Among the entries that follow, count the lines that contain the word "links" and say how many there are, writing nothing else.

____ Record excerpts

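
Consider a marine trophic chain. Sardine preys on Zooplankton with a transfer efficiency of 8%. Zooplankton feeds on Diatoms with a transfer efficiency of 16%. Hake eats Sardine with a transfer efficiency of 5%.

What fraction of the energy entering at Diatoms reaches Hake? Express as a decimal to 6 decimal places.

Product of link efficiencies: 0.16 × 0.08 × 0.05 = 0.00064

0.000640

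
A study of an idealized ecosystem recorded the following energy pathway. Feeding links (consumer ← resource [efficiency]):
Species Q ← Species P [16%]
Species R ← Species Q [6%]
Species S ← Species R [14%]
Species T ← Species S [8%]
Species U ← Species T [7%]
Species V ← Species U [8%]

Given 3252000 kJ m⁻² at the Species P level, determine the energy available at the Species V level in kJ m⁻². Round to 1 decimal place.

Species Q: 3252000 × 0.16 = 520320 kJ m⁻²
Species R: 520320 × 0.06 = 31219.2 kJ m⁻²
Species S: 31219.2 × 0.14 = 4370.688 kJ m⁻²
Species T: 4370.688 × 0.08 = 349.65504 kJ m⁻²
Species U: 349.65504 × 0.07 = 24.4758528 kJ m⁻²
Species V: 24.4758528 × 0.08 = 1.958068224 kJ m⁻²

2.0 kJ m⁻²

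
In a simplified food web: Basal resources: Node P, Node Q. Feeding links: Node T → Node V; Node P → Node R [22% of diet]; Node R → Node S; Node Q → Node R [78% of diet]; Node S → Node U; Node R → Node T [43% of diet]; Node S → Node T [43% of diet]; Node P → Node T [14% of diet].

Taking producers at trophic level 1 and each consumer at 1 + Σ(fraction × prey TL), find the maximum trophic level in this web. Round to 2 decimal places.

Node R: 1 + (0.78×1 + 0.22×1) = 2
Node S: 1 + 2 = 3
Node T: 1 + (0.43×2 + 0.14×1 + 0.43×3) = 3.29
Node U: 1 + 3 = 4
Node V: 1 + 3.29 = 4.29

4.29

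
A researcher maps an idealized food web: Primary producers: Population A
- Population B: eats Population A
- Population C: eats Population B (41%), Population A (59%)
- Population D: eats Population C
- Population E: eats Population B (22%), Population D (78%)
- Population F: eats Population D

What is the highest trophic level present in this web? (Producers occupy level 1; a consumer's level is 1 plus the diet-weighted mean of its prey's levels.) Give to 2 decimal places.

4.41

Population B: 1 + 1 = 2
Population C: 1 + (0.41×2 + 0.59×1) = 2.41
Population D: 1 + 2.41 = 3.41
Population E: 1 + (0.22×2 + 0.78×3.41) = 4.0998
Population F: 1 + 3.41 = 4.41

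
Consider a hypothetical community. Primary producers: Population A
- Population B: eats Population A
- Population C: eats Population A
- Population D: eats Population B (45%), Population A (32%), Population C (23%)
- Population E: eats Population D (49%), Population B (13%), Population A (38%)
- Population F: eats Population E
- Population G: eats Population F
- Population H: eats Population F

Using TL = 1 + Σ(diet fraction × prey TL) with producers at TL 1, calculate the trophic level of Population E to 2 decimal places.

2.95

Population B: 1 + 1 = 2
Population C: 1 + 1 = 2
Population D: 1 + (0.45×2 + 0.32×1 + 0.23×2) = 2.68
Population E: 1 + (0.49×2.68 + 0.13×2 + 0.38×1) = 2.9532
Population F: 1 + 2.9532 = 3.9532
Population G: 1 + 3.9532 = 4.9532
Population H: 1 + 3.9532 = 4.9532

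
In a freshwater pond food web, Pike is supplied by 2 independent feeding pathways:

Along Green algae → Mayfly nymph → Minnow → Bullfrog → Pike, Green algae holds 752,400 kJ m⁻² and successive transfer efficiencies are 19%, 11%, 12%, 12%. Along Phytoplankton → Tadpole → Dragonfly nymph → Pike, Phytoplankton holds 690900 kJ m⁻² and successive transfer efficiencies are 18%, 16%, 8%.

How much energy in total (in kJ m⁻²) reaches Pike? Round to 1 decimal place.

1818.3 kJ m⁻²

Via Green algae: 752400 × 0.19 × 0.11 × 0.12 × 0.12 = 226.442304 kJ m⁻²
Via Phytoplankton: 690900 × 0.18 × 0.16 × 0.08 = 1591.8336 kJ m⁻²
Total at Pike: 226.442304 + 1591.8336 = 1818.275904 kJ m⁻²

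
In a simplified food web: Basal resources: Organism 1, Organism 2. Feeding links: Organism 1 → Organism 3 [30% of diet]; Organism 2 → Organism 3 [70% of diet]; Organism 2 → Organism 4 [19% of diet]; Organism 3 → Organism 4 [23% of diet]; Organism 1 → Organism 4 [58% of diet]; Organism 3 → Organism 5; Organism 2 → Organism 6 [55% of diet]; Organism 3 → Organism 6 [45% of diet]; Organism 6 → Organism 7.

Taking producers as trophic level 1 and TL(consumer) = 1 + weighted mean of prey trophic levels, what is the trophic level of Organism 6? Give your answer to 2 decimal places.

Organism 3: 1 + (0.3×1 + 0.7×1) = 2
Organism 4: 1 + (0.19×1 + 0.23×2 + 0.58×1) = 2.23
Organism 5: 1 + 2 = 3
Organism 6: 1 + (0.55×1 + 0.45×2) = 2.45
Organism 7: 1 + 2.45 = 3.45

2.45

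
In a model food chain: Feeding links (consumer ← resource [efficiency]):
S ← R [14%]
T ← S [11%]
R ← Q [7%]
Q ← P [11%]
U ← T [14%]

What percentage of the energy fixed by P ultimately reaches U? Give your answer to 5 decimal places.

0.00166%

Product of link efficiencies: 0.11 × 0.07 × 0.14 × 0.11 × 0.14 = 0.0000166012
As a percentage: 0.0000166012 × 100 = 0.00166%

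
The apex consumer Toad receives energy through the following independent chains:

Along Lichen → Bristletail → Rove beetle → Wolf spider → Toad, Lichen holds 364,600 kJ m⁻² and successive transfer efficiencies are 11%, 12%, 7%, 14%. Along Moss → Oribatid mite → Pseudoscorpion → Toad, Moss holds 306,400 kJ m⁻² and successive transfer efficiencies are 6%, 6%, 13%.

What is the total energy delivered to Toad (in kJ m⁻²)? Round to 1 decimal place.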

________

## [Written response]
4